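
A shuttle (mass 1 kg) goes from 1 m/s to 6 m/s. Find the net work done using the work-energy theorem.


Given: m = 1 kg, v0 = 1 m/s, v = 6 m/s
Using W = (1/2)*m*(v^2 - v0^2)
v^2 = 6^2 = 36
v0^2 = 1^2 = 1
v^2 - v0^2 = 36 - 1 = 35
W = (1/2)*1*35 = 35/2 J

35/2 J


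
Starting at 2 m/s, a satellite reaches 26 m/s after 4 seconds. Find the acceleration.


Given: initial velocity v0 = 2 m/s, final velocity v = 26 m/s, time t = 4 s
Using a = (v - v0) / t
a = (26 - 2) / 4
a = 24 / 4
a = 6 m/s^2

6 m/s^2


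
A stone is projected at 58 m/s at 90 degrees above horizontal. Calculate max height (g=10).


Given: v0 = 58 m/s, theta = 90 deg, g = 10 m/s^2
sin^2(90) = 1
Using H = v0^2 * sin^2(theta) / (2*g)
H = 58^2 * 1 / (2*10)
H = 3364 * 1 / 20
H = 3364 / 20
H = 841/5 m

841/5 m


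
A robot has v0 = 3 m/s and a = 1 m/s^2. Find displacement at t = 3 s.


Given: v0 = 3 m/s, a = 1 m/s^2, t = 3 s
Using s = v0*t + (1/2)*a*t^2
s = 3*3 + (1/2)*1*3^2
s = 9 + (1/2)*9
s = 9 + 9/2
s = 27/2

27/2 m


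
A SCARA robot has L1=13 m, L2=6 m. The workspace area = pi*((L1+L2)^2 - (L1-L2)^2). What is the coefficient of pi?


Given: L1 = 13, L2 = 6
(L1+L2)^2 = (19)^2 = 361
(L1-L2)^2 = (7)^2 = 49
Difference = 361 - 49 = 312
This equals 4*L1*L2 = 4*13*6 = 312
Workspace area = 312*pi

312


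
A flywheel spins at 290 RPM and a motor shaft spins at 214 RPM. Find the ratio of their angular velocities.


Given: RPM_A = 290, RPM_B = 214
omega = 2*pi*RPM/60, so omega_A/omega_B = RPM_A / RPM_B
omega_A/omega_B = 290 / 214
omega_A/omega_B = 145/107

145/107


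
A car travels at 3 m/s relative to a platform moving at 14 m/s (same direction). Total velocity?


Given: object velocity = 3 m/s, platform velocity = 14 m/s (same direction)
Using classical velocity addition: v_total = v_object + v_platform
v_total = 3 + 14
v_total = 17 m/s

17 m/s


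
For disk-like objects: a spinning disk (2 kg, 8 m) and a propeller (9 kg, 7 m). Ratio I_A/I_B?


Given: M1=2 kg, R1=8 m, M2=9 kg, R2=7 m
For a disk: I = (1/2)*M*R^2, so I_A/I_B = (M1*R1^2)/(M2*R2^2)
M1*R1^2 = 2*64 = 128
M2*R2^2 = 9*49 = 441
I_A/I_B = 128/441 = 128/441

128/441


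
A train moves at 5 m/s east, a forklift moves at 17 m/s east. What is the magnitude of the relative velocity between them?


Given: v_A = 5 m/s east, v_B = 17 m/s east
Both move in the same direction; relative speed = |v_A - v_B|
|5 - 17| = |-12|
= 12 m/s

12 m/s


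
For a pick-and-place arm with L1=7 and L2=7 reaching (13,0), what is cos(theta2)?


Given: L1 = 7, L2 = 7, target (x, y) = (13, 0)
Using cos(theta2) = (x^2 + y^2 - L1^2 - L2^2) / (2*L1*L2)
x^2 + y^2 = 13^2 + 0 = 169
L1^2 + L2^2 = 49 + 49 = 98
Numerator = 169 - 98 = 71
Denominator = 2*7*7 = 98
cos(theta2) = 71/98 = 71/98

71/98


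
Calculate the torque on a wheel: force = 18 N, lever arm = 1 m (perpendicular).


Given: F = 18 N, r = 1 m, angle = 90 deg (perpendicular)
Using tau = F * r * sin(90)
sin(90) = 1
tau = 18 * 1 * 1
tau = 18 Nm

18 Nm


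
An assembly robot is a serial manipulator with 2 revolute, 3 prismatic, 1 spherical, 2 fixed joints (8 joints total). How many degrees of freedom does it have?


Given: serial robot with 2 revolute, 3 prismatic, 1 spherical, 2 fixed joints
DOF contribution per joint type: revolute=1, prismatic=1, spherical=3, fixed=0
DOF = 2*1 + 3*1 + 1*3 + 2*0
DOF = 8

8


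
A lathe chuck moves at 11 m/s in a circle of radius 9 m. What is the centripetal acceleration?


Given: v = 11 m/s, r = 9 m
Using a_c = v^2 / r
a_c = 11^2 / 9
a_c = 121 / 9
a_c = 121/9 m/s^2

121/9 m/s^2


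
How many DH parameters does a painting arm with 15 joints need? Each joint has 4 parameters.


Given: 15 joints, 4 DH parameters per joint (d, theta, a, alpha)
Total DH parameters = number_of_joints * 4
Total = 15 * 4
Total = 60

60


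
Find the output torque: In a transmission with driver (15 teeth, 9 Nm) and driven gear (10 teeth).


Given: N1 = 15, N2 = 10, T1 = 9 Nm
Using T2/T1 = N2/N1
T2 = T1 * N2 / N1
T2 = 9 * 10 / 15
T2 = 90 / 15
T2 = 6 Nm

6 Nm


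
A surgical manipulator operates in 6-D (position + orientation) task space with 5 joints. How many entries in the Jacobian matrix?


Given: task space dimension = 6, joints = 5
Jacobian is a 6 x 5 matrix
Total entries = rows * columns
Total = 6 * 5
Total = 30

30


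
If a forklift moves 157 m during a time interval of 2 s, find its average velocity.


Given: distance d = 157 m, time t = 2 s
Using v = d / t
v = 157 / 2
v = 157/2 m/s

157/2 m/s


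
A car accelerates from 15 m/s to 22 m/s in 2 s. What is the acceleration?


Given: initial velocity v0 = 15 m/s, final velocity v = 22 m/s, time t = 2 s
Using a = (v - v0) / t
a = (22 - 15) / 2
a = 7 / 2
a = 7/2 m/s^2

7/2 m/s^2


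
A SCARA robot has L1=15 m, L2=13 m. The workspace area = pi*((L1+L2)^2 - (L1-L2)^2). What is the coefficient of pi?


Given: L1 = 15, L2 = 13
(L1+L2)^2 = (28)^2 = 784
(L1-L2)^2 = (2)^2 = 4
Difference = 784 - 4 = 780
This equals 4*L1*L2 = 4*15*13 = 780
Workspace area = 780*pi

780


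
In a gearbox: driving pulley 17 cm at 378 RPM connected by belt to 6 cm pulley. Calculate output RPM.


Given: D1 = 17 cm, w1 = 378 RPM, D2 = 6 cm
Using D1*w1 = D2*w2
w2 = D1*w1 / D2
w2 = 17*378 / 6
w2 = 6426 / 6
w2 = 1071 RPM

1071 RPM


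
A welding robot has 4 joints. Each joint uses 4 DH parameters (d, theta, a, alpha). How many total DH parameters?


Given: 4 joints, 4 DH parameters per joint (d, theta, a, alpha)
Total DH parameters = number_of_joints * 4
Total = 4 * 4
Total = 16

16


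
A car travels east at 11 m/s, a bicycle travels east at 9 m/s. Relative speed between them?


Given: v_A = 11 m/s east, v_B = 9 m/s east
Both move in the same direction; relative speed = |v_A - v_B|
|11 - 9| = |2|
= 2 m/s

2 m/s


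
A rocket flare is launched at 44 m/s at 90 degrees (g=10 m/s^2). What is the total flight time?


Given: v0 = 44 m/s, theta = 90 deg, g = 10 m/s^2
sin(90) = 1
Using T = 2*v0*sin(theta) / g
T = 2*44*1 / 10
T = 88 / 10
T = 44/5 s

44/5 s


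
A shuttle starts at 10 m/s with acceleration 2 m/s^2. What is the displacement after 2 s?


Given: v0 = 10 m/s, a = 2 m/s^2, t = 2 s
Using s = v0*t + (1/2)*a*t^2
s = 10*2 + (1/2)*2*2^2
s = 20 + (1/2)*8
s = 20 + 4
s = 24

24 m


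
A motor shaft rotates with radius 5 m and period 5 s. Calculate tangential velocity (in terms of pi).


Given: radius r = 5 m, period T = 5 s
Using v = 2*pi*r / T
v = 2*pi*5 / 5
v = 10*pi / 5
v = 2*pi m/s

2*pi m/s


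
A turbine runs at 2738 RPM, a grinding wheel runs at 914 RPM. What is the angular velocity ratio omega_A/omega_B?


Given: RPM_A = 2738, RPM_B = 914
omega = 2*pi*RPM/60, so omega_A/omega_B = RPM_A / RPM_B
omega_A/omega_B = 2738 / 914
omega_A/omega_B = 1369/457

1369/457


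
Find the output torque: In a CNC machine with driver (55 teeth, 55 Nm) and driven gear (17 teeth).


Given: N1 = 55, N2 = 17, T1 = 55 Nm
Using T2/T1 = N2/N1
T2 = T1 * N2 / N1
T2 = 55 * 17 / 55
T2 = 935 / 55
T2 = 17 Nm

17 Nm


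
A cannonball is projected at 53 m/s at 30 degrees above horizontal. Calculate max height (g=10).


Given: v0 = 53 m/s, theta = 30 deg, g = 10 m/s^2
sin^2(30) = 1/4
Using H = v0^2 * sin^2(theta) / (2*g)
H = 53^2 * 1/4 / (2*10)
H = 2809 * 1/4 / 20
H = 2809/4 / 20
H = 2809/80 m

2809/80 m


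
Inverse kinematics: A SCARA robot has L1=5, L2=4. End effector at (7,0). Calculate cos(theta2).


Given: L1 = 5, L2 = 4, target (x, y) = (7, 0)
Using cos(theta2) = (x^2 + y^2 - L1^2 - L2^2) / (2*L1*L2)
x^2 + y^2 = 7^2 + 0 = 49
L1^2 + L2^2 = 25 + 16 = 41
Numerator = 49 - 41 = 8
Denominator = 2*5*4 = 40
cos(theta2) = 8/40 = 1/5

1/5


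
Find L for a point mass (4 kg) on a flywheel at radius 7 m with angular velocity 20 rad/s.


Given: m = 4 kg, r = 7 m, omega = 20 rad/s
For a point mass: I = m*r^2
I = 4*7^2 = 4*49 = 196
L = I*omega = 196*20
L = 3920 kg*m^2/s

3920 kg*m^2/s


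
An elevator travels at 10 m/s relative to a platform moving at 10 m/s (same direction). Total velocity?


Given: object velocity = 10 m/s, platform velocity = 10 m/s (same direction)
Using classical velocity addition: v_total = v_object + v_platform
v_total = 10 + 10
v_total = 20 m/s

20 m/s


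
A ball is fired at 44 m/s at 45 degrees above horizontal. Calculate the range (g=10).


Given: v0 = 44 m/s, theta = 45 deg, g = 10 m/s^2
sin(2*45) = sin(90) = 1
Using R = v0^2 * sin(2*theta) / g
R = 44^2 * 1 / 10
R = 1936 / 10
R = 968/5 m

968/5 m


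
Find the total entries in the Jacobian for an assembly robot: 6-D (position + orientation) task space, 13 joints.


Given: task space dimension = 6, joints = 13
Jacobian is a 6 x 13 matrix
Total entries = rows * columns
Total = 6 * 13
Total = 78

78


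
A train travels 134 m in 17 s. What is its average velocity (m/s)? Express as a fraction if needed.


Given: distance d = 134 m, time t = 17 s
Using v = d / t
v = 134 / 17
v = 134/17 m/s

134/17 m/s


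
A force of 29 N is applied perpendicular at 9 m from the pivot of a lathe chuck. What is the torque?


Given: F = 29 N, r = 9 m, angle = 90 deg (perpendicular)
Using tau = F * r * sin(90)
sin(90) = 1
tau = 29 * 9 * 1
tau = 261 Nm

261 Nm


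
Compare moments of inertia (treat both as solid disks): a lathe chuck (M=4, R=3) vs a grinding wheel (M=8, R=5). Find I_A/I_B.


Given: M1=4 kg, R1=3 m, M2=8 kg, R2=5 m
For a disk: I = (1/2)*M*R^2, so I_A/I_B = (M1*R1^2)/(M2*R2^2)
M1*R1^2 = 4*9 = 36
M2*R2^2 = 8*25 = 200
I_A/I_B = 36/200 = 9/50

9/50


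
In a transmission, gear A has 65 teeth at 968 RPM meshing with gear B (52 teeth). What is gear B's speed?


Given: N1 = 65 teeth, w1 = 968 RPM, N2 = 52 teeth
Using N1*w1 = N2*w2
w2 = N1*w1 / N2
w2 = 65*968 / 52
w2 = 62920 / 52
w2 = 1210 RPM

1210 RPM


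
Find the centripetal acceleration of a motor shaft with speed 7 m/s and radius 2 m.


Given: v = 7 m/s, r = 2 m
Using a_c = v^2 / r
a_c = 7^2 / 2
a_c = 49 / 2
a_c = 49/2 m/s^2

49/2 m/s^2


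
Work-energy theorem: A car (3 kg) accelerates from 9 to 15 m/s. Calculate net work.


Given: m = 3 kg, v0 = 9 m/s, v = 15 m/s
Using W = (1/2)*m*(v^2 - v0^2)
v^2 = 15^2 = 225
v0^2 = 9^2 = 81
v^2 - v0^2 = 225 - 81 = 144
W = (1/2)*3*144 = 216 J

216 J


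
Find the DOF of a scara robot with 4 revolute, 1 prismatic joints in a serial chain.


Given: serial robot with 4 revolute, 1 prismatic joints
DOF contribution per joint type: revolute=1, prismatic=1, spherical=3, fixed=0
DOF = 4*1 + 1*1
DOF = 5

5


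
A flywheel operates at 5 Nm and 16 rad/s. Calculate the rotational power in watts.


Given: tau = 5 Nm, omega = 16 rad/s
Using P = tau * omega
P = 5 * 16
P = 80 W

80 W


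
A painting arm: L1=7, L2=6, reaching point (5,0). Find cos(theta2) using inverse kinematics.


Given: L1 = 7, L2 = 6, target (x, y) = (5, 0)
Using cos(theta2) = (x^2 + y^2 - L1^2 - L2^2) / (2*L1*L2)
x^2 + y^2 = 5^2 + 0 = 25
L1^2 + L2^2 = 49 + 36 = 85
Numerator = 25 - 85 = -60
Denominator = 2*7*6 = 84
cos(theta2) = -60/84 = -5/7

-5/7


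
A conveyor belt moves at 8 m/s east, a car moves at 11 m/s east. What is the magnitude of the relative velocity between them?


Given: v_A = 8 m/s east, v_B = 11 m/s east
Both move in the same direction; relative speed = |v_A - v_B|
|8 - 11| = |-3|
= 3 m/s

3 m/s


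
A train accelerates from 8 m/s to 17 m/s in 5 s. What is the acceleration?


Given: initial velocity v0 = 8 m/s, final velocity v = 17 m/s, time t = 5 s
Using a = (v - v0) / t
a = (17 - 8) / 5
a = 9 / 5
a = 9/5 m/s^2

9/5 m/s^2


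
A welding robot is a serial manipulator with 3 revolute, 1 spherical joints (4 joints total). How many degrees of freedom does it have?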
+===+
### How to complete this task
Look above for the line containing "A train accelerates", then transcribe it and all lines after it through the last, exactly and with nothing else.

### Output of the exercise
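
A train accelerates from 8 m/s to 17 m/s in 5 s. What is the acceleration?


Given: initial velocity v0 = 8 m/s, final velocity v = 17 m/s, time t = 5 s
Using a = (v - v0) / t
a = (17 - 8) / 5
a = 9 / 5
a = 9/5 m/s^2

9/5 m/s^2


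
A welding robot is a serial manipulator with 3 revolute, 1 spherical joints (4 joints total). How many degrees of freedom does it have?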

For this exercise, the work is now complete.